• **Instructions to follow**: Transcribe the listing below only from the line with "The affine cipher key is a = 9, b" up to and including the line with "RSA setup: p".

● ● ● ● ● ● ●

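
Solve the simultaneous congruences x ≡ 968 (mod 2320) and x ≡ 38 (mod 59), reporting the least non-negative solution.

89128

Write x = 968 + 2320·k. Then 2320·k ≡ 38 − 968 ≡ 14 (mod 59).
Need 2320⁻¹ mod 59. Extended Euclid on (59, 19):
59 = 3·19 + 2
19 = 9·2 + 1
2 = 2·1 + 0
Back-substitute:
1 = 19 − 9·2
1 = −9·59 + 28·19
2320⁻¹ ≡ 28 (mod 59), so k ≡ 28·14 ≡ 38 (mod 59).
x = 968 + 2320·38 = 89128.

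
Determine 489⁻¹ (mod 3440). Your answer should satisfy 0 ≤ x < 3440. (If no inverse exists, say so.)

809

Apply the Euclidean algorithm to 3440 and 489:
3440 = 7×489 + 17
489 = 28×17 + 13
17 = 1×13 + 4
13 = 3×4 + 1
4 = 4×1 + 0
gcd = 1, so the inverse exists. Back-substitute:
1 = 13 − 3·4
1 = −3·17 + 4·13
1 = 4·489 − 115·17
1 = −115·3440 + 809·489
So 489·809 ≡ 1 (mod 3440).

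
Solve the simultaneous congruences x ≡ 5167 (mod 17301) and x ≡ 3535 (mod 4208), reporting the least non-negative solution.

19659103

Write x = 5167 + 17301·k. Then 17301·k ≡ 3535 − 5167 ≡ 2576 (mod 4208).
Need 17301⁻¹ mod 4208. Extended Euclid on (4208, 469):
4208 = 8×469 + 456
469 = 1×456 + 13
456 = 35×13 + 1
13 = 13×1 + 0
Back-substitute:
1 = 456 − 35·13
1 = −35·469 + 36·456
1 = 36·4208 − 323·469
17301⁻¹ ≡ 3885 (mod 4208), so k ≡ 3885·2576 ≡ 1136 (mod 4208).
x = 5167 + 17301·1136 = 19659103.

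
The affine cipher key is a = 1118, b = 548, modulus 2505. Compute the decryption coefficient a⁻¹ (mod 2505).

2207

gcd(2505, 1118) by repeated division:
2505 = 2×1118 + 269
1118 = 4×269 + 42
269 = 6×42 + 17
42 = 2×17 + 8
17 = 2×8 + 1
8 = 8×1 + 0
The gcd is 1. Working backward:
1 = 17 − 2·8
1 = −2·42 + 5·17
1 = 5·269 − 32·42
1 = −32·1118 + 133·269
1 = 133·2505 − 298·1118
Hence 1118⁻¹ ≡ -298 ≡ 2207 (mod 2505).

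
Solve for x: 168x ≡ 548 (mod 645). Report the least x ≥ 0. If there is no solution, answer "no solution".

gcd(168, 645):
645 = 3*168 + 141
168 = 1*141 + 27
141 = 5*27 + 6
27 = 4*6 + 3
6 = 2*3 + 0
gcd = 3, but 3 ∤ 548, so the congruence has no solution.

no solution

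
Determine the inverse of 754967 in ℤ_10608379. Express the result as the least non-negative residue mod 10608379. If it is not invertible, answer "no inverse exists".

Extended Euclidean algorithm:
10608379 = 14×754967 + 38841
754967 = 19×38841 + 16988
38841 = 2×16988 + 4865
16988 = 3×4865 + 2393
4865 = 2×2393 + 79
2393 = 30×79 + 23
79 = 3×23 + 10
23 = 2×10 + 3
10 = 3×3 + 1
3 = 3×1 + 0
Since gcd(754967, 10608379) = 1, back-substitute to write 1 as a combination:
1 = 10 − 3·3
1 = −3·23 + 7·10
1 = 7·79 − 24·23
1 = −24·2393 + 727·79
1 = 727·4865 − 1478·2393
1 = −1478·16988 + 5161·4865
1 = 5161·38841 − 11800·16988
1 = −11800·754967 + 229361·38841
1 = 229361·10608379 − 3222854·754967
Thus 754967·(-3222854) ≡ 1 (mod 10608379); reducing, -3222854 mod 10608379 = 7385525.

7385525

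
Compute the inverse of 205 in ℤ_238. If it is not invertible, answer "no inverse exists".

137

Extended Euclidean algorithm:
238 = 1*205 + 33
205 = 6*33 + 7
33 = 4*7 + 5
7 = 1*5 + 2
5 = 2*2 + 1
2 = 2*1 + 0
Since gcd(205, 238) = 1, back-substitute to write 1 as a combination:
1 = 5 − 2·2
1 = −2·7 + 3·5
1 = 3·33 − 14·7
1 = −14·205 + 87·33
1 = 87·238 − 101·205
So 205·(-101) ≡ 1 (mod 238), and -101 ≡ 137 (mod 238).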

● ● ● ● ● ● ●

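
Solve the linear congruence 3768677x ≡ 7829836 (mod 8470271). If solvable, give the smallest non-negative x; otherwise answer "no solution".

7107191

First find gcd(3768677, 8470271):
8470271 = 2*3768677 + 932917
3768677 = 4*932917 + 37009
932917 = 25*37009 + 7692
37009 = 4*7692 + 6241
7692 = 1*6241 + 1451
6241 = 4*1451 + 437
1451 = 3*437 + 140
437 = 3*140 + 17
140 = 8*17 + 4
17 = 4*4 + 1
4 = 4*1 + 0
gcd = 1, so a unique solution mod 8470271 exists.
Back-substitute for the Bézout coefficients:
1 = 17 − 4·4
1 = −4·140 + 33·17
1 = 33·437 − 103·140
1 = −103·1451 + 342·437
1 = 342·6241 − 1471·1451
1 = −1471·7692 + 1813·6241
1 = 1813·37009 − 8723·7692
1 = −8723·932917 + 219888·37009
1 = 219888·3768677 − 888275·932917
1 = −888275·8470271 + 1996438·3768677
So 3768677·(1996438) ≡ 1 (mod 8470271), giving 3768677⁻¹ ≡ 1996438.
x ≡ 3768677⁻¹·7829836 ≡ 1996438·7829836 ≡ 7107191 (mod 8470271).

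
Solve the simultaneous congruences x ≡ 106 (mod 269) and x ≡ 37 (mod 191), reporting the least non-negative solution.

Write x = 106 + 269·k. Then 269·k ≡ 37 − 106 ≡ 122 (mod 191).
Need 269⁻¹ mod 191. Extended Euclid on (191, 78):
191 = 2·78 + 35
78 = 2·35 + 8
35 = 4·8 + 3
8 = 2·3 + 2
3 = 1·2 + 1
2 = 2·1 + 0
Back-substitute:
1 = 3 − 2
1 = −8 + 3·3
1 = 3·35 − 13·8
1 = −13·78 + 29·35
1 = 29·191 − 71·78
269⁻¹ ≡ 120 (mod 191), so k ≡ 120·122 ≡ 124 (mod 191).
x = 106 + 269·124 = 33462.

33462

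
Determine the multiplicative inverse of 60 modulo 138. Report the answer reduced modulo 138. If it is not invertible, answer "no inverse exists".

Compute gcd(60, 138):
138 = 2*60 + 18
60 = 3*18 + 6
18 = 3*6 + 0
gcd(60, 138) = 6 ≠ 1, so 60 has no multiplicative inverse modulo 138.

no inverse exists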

● ● ● ● ● ● ●

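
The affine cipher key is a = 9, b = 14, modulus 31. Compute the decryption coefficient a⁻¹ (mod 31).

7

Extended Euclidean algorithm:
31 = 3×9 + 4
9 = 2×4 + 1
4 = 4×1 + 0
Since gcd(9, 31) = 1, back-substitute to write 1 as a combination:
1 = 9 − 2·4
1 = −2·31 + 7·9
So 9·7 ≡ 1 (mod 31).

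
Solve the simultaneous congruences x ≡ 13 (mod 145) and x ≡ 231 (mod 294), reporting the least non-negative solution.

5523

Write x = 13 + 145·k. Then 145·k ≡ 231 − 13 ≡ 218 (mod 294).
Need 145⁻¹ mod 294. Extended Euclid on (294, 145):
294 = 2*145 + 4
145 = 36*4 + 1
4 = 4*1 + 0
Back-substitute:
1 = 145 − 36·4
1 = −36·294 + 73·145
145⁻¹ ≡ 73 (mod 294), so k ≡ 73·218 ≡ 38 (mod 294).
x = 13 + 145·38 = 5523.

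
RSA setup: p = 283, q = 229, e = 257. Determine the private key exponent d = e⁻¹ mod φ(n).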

● ● ● ● ● ● ●

• **The completed task**:
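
The affine cipher key is a = 9, b = 14, modulus 31. Compute the decryption coefficient a⁻¹ (mod 31).

7

Extended Euclidean algorithm:
31 = 3×9 + 4
9 = 2×4 + 1
4 = 4×1 + 0
Since gcd(9, 31) = 1, back-substitute to write 1 as a combination:
1 = 9 − 2·4
1 = −2·31 + 7·9
So 9·7 ≡ 1 (mod 31).

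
Solve the simultaneous congruences x ≡ 13 (mod 145) and x ≡ 231 (mod 294), reporting the least non-negative solution.

5523

Write x = 13 + 145·k. Then 145·k ≡ 231 − 13 ≡ 218 (mod 294).
Need 145⁻¹ mod 294. Extended Euclid on (294, 145):
294 = 2*145 + 4
145 = 36*4 + 1
4 = 4*1 + 0
Back-substitute:
1 = 145 − 36·4
1 = −36·294 + 73·145
145⁻¹ ≡ 73 (mod 294), so k ≡ 73·218 ≡ 38 (mod 294).
x = 13 + 145·38 = 5523.

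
RSA setup: p = 283, q = 229, e = 257. Determine the private key exponent d = e⁻¹ mod φ(n).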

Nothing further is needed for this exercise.